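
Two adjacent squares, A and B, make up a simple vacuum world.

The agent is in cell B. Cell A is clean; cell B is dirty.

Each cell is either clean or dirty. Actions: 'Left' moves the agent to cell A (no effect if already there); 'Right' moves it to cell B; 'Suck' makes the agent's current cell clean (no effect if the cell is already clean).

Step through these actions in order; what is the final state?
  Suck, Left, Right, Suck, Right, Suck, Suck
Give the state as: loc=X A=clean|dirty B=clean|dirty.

1) do Suck; now loc=B A=clean B=clean
2) do Left; now loc=A A=clean B=clean
3) do Right; now loc=B A=clean B=clean
4) do Suck; now loc=B A=clean B=clean
5) do Right; now loc=B A=clean B=clean
6) do Suck; now loc=B A=clean B=clean
7) do Suck; now loc=B A=clean B=clean

loc=B A=clean B=clean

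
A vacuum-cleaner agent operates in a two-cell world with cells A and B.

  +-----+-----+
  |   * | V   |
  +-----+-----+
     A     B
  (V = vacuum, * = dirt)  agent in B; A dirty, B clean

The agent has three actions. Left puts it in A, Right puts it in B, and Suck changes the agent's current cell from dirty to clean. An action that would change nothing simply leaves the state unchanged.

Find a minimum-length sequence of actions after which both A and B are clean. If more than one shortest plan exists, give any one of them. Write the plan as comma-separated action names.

Left, Suck

[1] after Left: <A|dirty|clean>
[2] after Suck: <A|clean|clean>
min 2: go A then Suck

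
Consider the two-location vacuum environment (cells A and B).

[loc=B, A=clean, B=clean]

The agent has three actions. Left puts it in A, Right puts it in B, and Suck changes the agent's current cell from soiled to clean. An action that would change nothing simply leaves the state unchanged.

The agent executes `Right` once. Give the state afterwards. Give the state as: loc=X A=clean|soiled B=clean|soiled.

loc=B A=clean B=clean

start: loc=B A=clean B=clean
t=1 Right ⇒ loc=B A=clean B=clean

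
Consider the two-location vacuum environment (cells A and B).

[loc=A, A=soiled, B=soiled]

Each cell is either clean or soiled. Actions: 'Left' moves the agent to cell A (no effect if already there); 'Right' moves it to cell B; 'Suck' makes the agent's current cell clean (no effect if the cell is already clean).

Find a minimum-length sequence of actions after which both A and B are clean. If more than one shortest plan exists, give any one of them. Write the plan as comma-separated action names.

Suck, Right, Suck

1. Suck → <A|clean|soiled>
2. Right → <B|clean|soiled>
3. Suck → <B|clean|clean>
min 3: Suck A + move + Suck B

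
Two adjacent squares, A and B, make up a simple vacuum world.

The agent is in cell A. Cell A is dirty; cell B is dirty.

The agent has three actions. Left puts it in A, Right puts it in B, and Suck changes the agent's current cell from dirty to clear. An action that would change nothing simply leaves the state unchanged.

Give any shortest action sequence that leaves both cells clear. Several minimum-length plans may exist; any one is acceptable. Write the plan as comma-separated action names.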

****

■ **What the task requires**:
Give a verbatim copy of the material above.

■ **Solved problem**:
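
Two adjacent squares, A and B, make up a simple vacuum world.

The agent is in cell B. Cell A is clean; cell B is dirty.

Each cell is either clean or dirty. Actions: 'Left' moves the agent to cell A (no effect if already there); 'Right' moves it to cell B; 'Suck' makes the agent's current cell clean (no effect if the cell is already clean).

Step through these actions in order; what is the final state?
  Suck, Left, Right, Suck, Right, Suck, Suck
Give the state as: loc=X A=clean|dirty B=clean|dirty.

1) do Suck; now loc=B A=clean B=clean
2) do Left; now loc=A A=clean B=clean
3) do Right; now loc=B A=clean B=clean
4) do Suck; now loc=B A=clean B=clean
5) do Right; now loc=B A=clean B=clean
6) do Suck; now loc=B A=clean B=clean
7) do Suck; now loc=B A=clean B=clean

loc=B A=clean B=clean

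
A vacuum-cleaner agent operates in a two-cell world with cells A and B.

  +-----+-----+
  |   * | V   |
  +-----+-----+
     A     B
  (V = vacuum, * = dirt)  agent in B; A dirty, B clean

The agent has three actions. Left puts it in A, Right puts it in B, and Suck changes the agent's current cell from dirty to clean. An action that would change nothing simply leaves the state unchanged.

Find a minimum-length sequence of actions after which both A and B are clean. If more than one shortest plan exists, give any one of them. Write the plan as comma-separated action names.

Left, Suck

[1] after Left: <A|dirty|clean>
[2] after Suck: <A|clean|clean>
min 2: go A then Suck

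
Consider the two-location vacuum environment (cells A and B).

[loc=B, A=clean, B=clean]

The agent has three actions. Left puts it in A, Right puts it in B, and Suck changes the agent's current cell from soiled to clean. An action that would change nothing simply leaves the state unchanged.

The agent executes `Right` once. Give the state afterwards. Give the state as: loc=X A=clean|soiled B=clean|soiled.

loc=B A=clean B=clean

start: loc=B A=clean B=clean
t=1 Right ⇒ loc=B A=clean B=clean

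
Consider the two-location vacuum environment (cells A and B).

[loc=A, A=soiled, B=soiled]

Each cell is either clean or soiled. Actions: 'Left' moves the agent to cell A (no effect if already there); 'Right' moves it to cell B; 'Suck' makes the agent's current cell clean (no effect if the cell is already clean).

Find a minimum-length sequence of actions after which both A and B are clean. If more than one shortest plan exists, give any one of them. Write the plan as comma-separated action names.

Suck, Right, Suck

1. Suck → <A|clean|soiled>
2. Right → <B|clean|soiled>
3. Suck → <B|clean|clean>
min 3: Suck A + move + Suck B

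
Two adjacent squares, A and B, make up a simple vacuum world.

The agent is in cell A. Cell A is dirty; cell B is dirty.

The agent has three actions. Left puts it in A, Right puts it in B, and Suck changes the agent's current cell from dirty to clear. An action that would change nothing simply leaves the state unchanged.

Give any shortest action sequence that leaves both cells clear. Several minimum-length plans may exist; any one is acceptable. Write the plan as comma-separated action names.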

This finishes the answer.